*** Record set ***

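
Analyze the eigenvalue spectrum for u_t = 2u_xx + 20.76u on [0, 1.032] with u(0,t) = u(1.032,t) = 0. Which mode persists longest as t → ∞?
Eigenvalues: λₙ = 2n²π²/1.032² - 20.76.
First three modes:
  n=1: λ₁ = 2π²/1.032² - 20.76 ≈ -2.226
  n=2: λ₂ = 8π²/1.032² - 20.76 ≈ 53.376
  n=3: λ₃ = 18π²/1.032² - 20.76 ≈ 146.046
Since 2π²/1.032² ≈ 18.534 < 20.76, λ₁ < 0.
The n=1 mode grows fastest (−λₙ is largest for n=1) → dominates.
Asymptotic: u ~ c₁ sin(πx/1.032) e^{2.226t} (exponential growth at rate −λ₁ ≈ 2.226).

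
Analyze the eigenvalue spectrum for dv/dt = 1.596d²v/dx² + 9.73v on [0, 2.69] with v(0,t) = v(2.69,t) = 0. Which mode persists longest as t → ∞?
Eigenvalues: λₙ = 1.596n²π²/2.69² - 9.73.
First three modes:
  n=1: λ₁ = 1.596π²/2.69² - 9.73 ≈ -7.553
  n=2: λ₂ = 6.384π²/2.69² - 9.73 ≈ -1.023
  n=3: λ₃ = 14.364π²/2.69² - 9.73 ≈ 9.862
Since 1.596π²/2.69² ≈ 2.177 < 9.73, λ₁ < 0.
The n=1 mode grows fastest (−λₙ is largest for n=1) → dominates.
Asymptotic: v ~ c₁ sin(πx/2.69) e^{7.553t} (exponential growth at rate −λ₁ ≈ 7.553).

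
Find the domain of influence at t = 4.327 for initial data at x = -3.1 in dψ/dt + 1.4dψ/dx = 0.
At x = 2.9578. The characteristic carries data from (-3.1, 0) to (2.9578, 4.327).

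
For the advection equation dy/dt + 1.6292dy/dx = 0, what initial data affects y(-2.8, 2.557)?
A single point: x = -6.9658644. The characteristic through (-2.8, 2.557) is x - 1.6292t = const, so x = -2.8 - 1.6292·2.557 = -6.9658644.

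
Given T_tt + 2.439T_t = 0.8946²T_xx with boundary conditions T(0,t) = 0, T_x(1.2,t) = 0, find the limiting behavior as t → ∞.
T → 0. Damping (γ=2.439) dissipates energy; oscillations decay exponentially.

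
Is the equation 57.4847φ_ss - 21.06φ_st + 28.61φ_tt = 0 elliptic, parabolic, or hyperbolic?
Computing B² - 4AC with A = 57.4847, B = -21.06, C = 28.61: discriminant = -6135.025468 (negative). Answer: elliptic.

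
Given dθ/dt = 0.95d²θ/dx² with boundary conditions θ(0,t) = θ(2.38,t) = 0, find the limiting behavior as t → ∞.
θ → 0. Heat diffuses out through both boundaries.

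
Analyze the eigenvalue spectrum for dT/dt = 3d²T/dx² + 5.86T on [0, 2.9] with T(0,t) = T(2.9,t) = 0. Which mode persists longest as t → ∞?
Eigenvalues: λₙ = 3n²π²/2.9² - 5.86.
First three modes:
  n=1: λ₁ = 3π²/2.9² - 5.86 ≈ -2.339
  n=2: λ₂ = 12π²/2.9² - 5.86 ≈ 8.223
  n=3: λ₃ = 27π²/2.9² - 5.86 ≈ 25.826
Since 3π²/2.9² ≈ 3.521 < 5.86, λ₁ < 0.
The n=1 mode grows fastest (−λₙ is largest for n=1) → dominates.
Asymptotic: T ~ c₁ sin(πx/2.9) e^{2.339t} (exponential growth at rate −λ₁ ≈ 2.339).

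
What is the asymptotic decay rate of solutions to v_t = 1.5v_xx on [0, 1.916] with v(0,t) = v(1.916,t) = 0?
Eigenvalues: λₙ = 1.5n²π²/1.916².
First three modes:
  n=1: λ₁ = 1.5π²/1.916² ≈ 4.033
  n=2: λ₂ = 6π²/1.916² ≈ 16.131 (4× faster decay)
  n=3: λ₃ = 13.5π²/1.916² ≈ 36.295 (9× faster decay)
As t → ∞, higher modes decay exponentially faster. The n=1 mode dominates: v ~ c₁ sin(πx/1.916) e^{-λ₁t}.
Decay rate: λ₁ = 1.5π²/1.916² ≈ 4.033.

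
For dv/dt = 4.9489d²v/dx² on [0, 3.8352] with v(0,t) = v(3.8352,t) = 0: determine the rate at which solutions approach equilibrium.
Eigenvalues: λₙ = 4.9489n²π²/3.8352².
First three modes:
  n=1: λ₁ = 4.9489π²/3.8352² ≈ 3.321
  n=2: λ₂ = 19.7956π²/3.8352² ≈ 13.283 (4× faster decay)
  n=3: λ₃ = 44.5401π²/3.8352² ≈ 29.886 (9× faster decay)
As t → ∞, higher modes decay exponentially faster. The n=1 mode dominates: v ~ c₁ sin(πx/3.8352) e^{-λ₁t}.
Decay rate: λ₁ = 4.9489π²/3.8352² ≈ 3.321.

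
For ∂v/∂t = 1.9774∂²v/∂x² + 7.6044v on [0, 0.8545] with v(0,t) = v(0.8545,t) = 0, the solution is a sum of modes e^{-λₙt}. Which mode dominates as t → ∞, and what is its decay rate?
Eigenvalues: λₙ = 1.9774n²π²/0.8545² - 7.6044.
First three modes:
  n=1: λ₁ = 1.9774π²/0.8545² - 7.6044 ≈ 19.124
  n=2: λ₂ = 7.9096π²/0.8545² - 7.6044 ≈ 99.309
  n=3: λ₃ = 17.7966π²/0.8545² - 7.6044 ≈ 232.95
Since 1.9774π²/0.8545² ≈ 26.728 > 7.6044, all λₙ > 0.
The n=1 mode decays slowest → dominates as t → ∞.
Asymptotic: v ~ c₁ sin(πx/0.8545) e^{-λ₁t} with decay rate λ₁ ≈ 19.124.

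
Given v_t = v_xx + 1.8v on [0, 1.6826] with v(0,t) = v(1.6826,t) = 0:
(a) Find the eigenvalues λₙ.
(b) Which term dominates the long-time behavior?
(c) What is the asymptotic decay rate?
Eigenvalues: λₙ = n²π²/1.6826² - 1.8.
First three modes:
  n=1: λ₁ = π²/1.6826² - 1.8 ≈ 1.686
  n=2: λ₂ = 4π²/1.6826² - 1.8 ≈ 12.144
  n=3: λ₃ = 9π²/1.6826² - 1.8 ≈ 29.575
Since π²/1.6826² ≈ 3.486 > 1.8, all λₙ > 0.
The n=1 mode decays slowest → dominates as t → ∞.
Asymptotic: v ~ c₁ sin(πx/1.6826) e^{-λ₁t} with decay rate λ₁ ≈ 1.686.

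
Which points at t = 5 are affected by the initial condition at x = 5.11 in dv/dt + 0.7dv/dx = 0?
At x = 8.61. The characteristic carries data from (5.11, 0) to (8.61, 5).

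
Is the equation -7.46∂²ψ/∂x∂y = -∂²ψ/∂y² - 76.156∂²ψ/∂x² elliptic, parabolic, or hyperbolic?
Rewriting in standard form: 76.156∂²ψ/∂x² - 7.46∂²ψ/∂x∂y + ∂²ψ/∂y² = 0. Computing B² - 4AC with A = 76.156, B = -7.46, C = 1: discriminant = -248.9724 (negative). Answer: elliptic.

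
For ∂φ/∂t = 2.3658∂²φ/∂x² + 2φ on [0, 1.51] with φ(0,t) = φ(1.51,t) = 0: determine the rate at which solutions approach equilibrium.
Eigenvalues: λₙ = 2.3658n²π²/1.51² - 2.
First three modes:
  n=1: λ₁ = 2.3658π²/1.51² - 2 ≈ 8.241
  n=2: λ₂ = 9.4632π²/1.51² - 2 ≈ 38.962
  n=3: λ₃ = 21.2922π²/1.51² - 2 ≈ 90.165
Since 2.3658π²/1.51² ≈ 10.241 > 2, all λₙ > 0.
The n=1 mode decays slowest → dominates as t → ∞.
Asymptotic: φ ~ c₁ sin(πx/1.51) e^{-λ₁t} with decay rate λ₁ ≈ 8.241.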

*** End of Record set ***

## Exercise goal
Once the line containing "Which points at" is found in the listing above, set down that line and every line after it, exactly.

## Result
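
Which points at t = 5 are affected by the initial condition at x = 5.11 in dv/dt + 0.7dv/dx = 0?
At x = 8.61. The characteristic carries data from (5.11, 0) to (8.61, 5).

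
Is the equation -7.46∂²ψ/∂x∂y = -∂²ψ/∂y² - 76.156∂²ψ/∂x² elliptic, parabolic, or hyperbolic?
Rewriting in standard form: 76.156∂²ψ/∂x² - 7.46∂²ψ/∂x∂y + ∂²ψ/∂y² = 0. Computing B² - 4AC with A = 76.156, B = -7.46, C = 1: discriminant = -248.9724 (negative). Answer: elliptic.

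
For ∂φ/∂t = 2.3658∂²φ/∂x² + 2φ on [0, 1.51] with φ(0,t) = φ(1.51,t) = 0: determine the rate at which solutions approach equilibrium.
Eigenvalues: λₙ = 2.3658n²π²/1.51² - 2.
First three modes:
  n=1: λ₁ = 2.3658π²/1.51² - 2 ≈ 8.241
  n=2: λ₂ = 9.4632π²/1.51² - 2 ≈ 38.962
  n=3: λ₃ = 21.2922π²/1.51² - 2 ≈ 90.165
Since 2.3658π²/1.51² ≈ 10.241 > 2, all λₙ > 0.
The n=1 mode decays slowest → dominates as t → ∞.
Asymptotic: φ ~ c₁ sin(πx/1.51) e^{-λ₁t} with decay rate λ₁ ≈ 8.241.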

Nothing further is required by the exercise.